*Task description*: Would you set down every entry shown below, precisely as written?
BEGIN Available data
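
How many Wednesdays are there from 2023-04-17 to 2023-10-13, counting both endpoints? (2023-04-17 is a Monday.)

2023-04-17 is a Monday; the first Wednesday on or after it is 2023-04-19 (2 days later).
From 2023-04-19 to 2023-10-13: 11 + 31 + 30 + 31 + 31 + 30 + 13 = 177 days (rest of April, May, June, July, August, September, October).
177 ÷ 7 = 25 full weeks with remainder 2, so 25 more Wednesdays after the first → 26.

26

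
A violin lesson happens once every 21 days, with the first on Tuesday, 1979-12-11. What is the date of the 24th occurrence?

The 24th occurrence is 23 intervals after the first: 23 × 21 = 483 days after 1979-12-11.
December has 31 days — 20 days to the end of December leaves 463.
1980 has 366 days (97 left).
January has 31 days (66 left).
February has 28 days (38 left).
March has 31 days (7 left).
7 days into April → 1981-04-07.

1981-04-07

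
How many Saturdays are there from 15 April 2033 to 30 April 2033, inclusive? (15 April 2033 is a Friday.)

15 April 2033 is a Friday; the first Saturday on or after it is 16 April 2033 (1 day later).
From 16 April 2033 to 30 April 2033 is 30 − 16 = 14 days.
14 ÷ 7 = 2 full weeks with remainder 0, so 2 more Saturdays after the first → 3.

3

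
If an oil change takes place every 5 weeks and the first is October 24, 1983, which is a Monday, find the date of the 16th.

The 16th occurrence is 15 intervals after the first: 15 × 35 = 525 days after October 24, 1983.
October has 31 days — 7 days to the end of October leaves 518.
From end of October to end of 1983 is 61 days (457 left).
1984 has 366 days (91 left).
January has 31 days (60 left).
February has 28 days (32 left).
March has 31 days (1 left).
1 day into April → April 1, 1985.

April 1, 1985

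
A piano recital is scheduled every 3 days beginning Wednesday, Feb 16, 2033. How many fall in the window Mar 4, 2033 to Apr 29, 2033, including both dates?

Occurrences land 3·i days after Feb 16, 2033 for i = 0, 1, 2, …
Mar 4, 2033 is 16 days after the start; 16 ÷ 3 = 5 remainder 1; since the remainder is 1, round up to i = 6. First occurrence in the window: #7 on Mar 6, 2033 (6×3 = 18 days in).
Apr 29, 2033 is 72 days after the start; 72 ÷ 3 = 24 remainder 0. Last occurrence in the window: #25 on Apr 29, 2033.
Occurrences #7 through #25: 19 in total.

19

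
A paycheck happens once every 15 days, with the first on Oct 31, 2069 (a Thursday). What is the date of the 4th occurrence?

The 4th occurrence is 3 intervals after the first: 3 × 15 = 45 days after Oct 31, 2069.
Oct has 31 days — 0 days to the end of Oct leaves 45.
Nov has 30 days (15 left).
15 days into Dec → Dec 15, 2069.

Dec 15, 2069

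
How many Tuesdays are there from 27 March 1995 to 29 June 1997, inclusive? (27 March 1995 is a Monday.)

27 March 1995 is a Monday; the first Tuesday on or after it is 28 March 1995 (1 day later).
From 28 March 1995 to 29 June 1997: 278 + 366 + 180 = 824 days (rest of 1995, 1996, to 29 June 1997 in 1997).
824 ÷ 7 = 117 full weeks with remainder 5, so 117 more Tuesdays after the first → 118.

118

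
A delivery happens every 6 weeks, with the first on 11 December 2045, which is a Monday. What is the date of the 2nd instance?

22 January 2046

The 2nd occurrence is 1 interval after the first: 1 × 42 = 42 days after 11 December 2045.
December has 31 days — 20 days to the end of December leaves 22.
22 days into January → 22 January 2046.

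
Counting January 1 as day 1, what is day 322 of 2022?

18 November 2022

January has 31 days (322 − 31 = 291 remain).
February has 28 days (291 − 28 = 263 remain).
March has 31 days (263 − 31 = 232 remain).
April has 30 days (232 − 30 = 202 remain).
May has 31 days (202 − 31 = 171 remain).
June has 30 days (171 − 30 = 141 remain).
July has 31 days (141 − 31 = 110 remain).
August has 31 days (110 − 31 = 79 remain).
September has 30 days (79 − 30 = 49 remain).
October has 31 days (49 − 31 = 18 remain).
18 into November → November 18.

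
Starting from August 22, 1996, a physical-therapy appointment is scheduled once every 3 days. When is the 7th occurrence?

The 7th occurrence is 6 intervals after the first: 6 × 3 = 18 days after August 22, 1996.
August has 31 days — 9 days to the end of August leaves 9.
9 days into September → September 9, 1996.

September 9, 1996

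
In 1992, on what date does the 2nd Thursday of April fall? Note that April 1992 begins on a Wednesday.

1992-04-09

April 1992 begins on a Wednesday, so the first Thursday is April 2 (1 day later).
The 2nd Thursday is 1 weeks later: 2 + 7 = 9.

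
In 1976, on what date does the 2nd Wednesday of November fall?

The first Wednesday of November 1976 is November 3.
The 2nd Wednesday is 1 weeks later: 3 + 7 = 10.

November 10, 1976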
END Available data
*Written answer*:
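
How many Wednesdays are there from 2023-04-17 to 2023-10-13, counting both endpoints? (2023-04-17 is a Monday.)

2023-04-17 is a Monday; the first Wednesday on or after it is 2023-04-19 (2 days later).
From 2023-04-19 to 2023-10-13: 11 + 31 + 30 + 31 + 31 + 30 + 13 = 177 days (rest of April, May, June, July, August, September, October).
177 ÷ 7 = 25 full weeks with remainder 2, so 25 more Wednesdays after the first → 26.

26

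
A violin lesson happens once every 21 days, with the first on Tuesday, 1979-12-11. What is the date of the 24th occurrence?

The 24th occurrence is 23 intervals after the first: 23 × 21 = 483 days after 1979-12-11.
December has 31 days — 20 days to the end of December leaves 463.
1980 has 366 days (97 left).
January has 31 days (66 left).
February has 28 days (38 left).
March has 31 days (7 left).
7 days into April → 1981-04-07.

1981-04-07

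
How many Saturdays are there from 15 April 2033 to 30 April 2033, inclusive? (15 April 2033 is a Friday.)

15 April 2033 is a Friday; the first Saturday on or after it is 16 April 2033 (1 day later).
From 16 April 2033 to 30 April 2033 is 30 − 16 = 14 days.
14 ÷ 7 = 2 full weeks with remainder 0, so 2 more Saturdays after the first → 3.

3

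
If an oil change takes place every 5 weeks and the first is October 24, 1983, which is a Monday, find the date of the 16th.

The 16th occurrence is 15 intervals after the first: 15 × 35 = 525 days after October 24, 1983.
October has 31 days — 7 days to the end of October leaves 518.
From end of October to end of 1983 is 61 days (457 left).
1984 has 366 days (91 left).
January has 31 days (60 left).
February has 28 days (32 left).
March has 31 days (1 left).
1 day into April → April 1, 1985.

April 1, 1985

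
A piano recital is scheduled every 3 days beginning Wednesday, Feb 16, 2033. How many fall in the window Mar 4, 2033 to Apr 29, 2033, including both dates?

Occurrences land 3·i days after Feb 16, 2033 for i = 0, 1, 2, …
Mar 4, 2033 is 16 days after the start; 16 ÷ 3 = 5 remainder 1; since the remainder is 1, round up to i = 6. First occurrence in the window: #7 on Mar 6, 2033 (6×3 = 18 days in).
Apr 29, 2033 is 72 days after the start; 72 ÷ 3 = 24 remainder 0. Last occurrence in the window: #25 on Apr 29, 2033.
Occurrences #7 through #25: 19 in total.

19

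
A paycheck happens once every 15 days, with the first on Oct 31, 2069 (a Thursday). What is the date of the 4th occurrence?

The 4th occurrence is 3 intervals after the first: 3 × 15 = 45 days after Oct 31, 2069.
Oct has 31 days — 0 days to the end of Oct leaves 45.
Nov has 30 days (15 left).
15 days into Dec → Dec 15, 2069.

Dec 15, 2069

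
How many Tuesdays are there from 27 March 1995 to 29 June 1997, inclusive? (27 March 1995 is a Monday.)

27 March 1995 is a Monday; the first Tuesday on or after it is 28 March 1995 (1 day later).
From 28 March 1995 to 29 June 1997: 278 + 366 + 180 = 824 days (rest of 1995, 1996, to 29 June 1997 in 1997).
824 ÷ 7 = 117 full weeks with remainder 5, so 117 more Tuesdays after the first → 118.

118

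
A delivery happens every 6 weeks, with the first on 11 December 2045, which is a Monday. What is the date of the 2nd instance?

22 January 2046

The 2nd occurrence is 1 interval after the first: 1 × 42 = 42 days after 11 December 2045.
December has 31 days — 20 days to the end of December leaves 22.
22 days into January → 22 January 2046.

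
Counting January 1 as day 1, what is day 322 of 2022?

18 November 2022

January has 31 days (322 − 31 = 291 remain).
February has 28 days (291 − 28 = 263 remain).
March has 31 days (263 − 31 = 232 remain).
April has 30 days (232 − 30 = 202 remain).
May has 31 days (202 − 31 = 171 remain).
June has 30 days (171 − 30 = 141 remain).
July has 31 days (141 − 31 = 110 remain).
August has 31 days (110 − 31 = 79 remain).
September has 30 days (79 − 30 = 49 remain).
October has 31 days (49 − 31 = 18 remain).
18 into November → November 18.

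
Starting from August 22, 1996, a physical-therapy appointment is scheduled once every 3 days. When is the 7th occurrence?

The 7th occurrence is 6 intervals after the first: 6 × 3 = 18 days after August 22, 1996.
August has 31 days — 9 days to the end of August leaves 9.
9 days into September → September 9, 1996.

September 9, 1996

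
In 1992, on what date does the 2nd Thursday of April fall? Note that April 1992 begins on a Wednesday.

1992-04-09

April 1992 begins on a Wednesday, so the first Thursday is April 2 (1 day later).
The 2nd Thursday is 1 weeks later: 2 + 7 = 9.

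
In 1976, on what date does the 2nd Wednesday of November fall?

The first Wednesday of November 1976 is November 3.
The 2nd Wednesday is 1 weeks later: 3 + 7 = 10.

November 10, 1976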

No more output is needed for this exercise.